--- MATERIAL FOR THIS TASK Enclosed Below ---

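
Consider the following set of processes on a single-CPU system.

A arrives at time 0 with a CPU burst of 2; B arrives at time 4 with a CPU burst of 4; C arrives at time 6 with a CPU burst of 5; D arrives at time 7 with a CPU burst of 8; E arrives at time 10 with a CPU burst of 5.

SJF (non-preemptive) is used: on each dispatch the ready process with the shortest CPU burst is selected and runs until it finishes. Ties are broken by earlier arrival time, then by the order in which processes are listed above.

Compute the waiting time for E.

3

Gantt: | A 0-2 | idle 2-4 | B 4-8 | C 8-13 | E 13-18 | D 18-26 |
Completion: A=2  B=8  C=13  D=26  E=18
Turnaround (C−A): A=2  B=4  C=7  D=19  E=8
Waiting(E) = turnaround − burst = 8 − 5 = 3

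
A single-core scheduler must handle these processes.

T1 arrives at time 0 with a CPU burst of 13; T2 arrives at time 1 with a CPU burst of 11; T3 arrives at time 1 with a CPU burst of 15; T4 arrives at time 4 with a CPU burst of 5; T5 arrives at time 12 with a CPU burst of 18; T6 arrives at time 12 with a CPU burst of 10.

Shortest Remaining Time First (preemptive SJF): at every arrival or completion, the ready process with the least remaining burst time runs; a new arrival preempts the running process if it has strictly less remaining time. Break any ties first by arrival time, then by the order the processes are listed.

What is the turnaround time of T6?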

--- End of Enclosed MATERIAL FOR THIS TASK ---

- EXERCISE REQUIREMENTS -
When a line of the records includes "processes", that line belongs in the answer.

- RESULT OF THIS TASK -
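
Consider the following set of processes on a single-CPU system.
SJF (non-preemptive) is used: on each dispatch the ready process with the shortest CPU burst is selected and runs until it finishes. Ties are broken by earlier arrival time, then by the order in which processes are listed above.
A single-core scheduler must handle these processes.
Shortest Remaining Time First (preemptive SJF): at every arrival or completion, the ready process with the least remaining burst time runs; a new arrival preempts the running process if it has strictly less remaining time. Break any ties first by arrival time, then by the order the processes are listed.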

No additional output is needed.